== Saved entries ==
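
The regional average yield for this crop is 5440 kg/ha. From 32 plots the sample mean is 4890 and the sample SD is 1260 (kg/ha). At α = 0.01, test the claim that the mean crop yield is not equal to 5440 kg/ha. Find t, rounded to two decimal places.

-2.47

H0: μ = 5440; H1: μ ≠ 5440 (one-sample t-test, two-sided).
t = (x̄ − μ₀)/(s/√n) = (4890 − 5440)/(1260/√32) = -2.47
df = n − 1 = 31
Two-sided p-value ≈ 0.019
Since p ≈ 0.019 > α = 0.01, fail to reject H0; the data do not provide sufficient evidence against H0.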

== WORK REQUIRED ==
Please return the records above in their exact form.

== ANSWER BOX ==
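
The regional average yield for this crop is 5440 kg/ha. From 32 plots the sample mean is 4890 and the sample SD is 1260 (kg/ha). At α = 0.01, test the claim that the mean crop yield is not equal to 5440 kg/ha. Find t, rounded to two decimal places.

-2.47

H0: μ = 5440; H1: μ ≠ 5440 (one-sample t-test, two-sided).
t = (x̄ − μ₀)/(s/√n) = (4890 − 5440)/(1260/√32) = -2.47
df = n − 1 = 31
Two-sided p-value ≈ 0.019
Since p ≈ 0.019 > α = 0.01, fail to reject H0; the data do not provide sufficient evidence against H0.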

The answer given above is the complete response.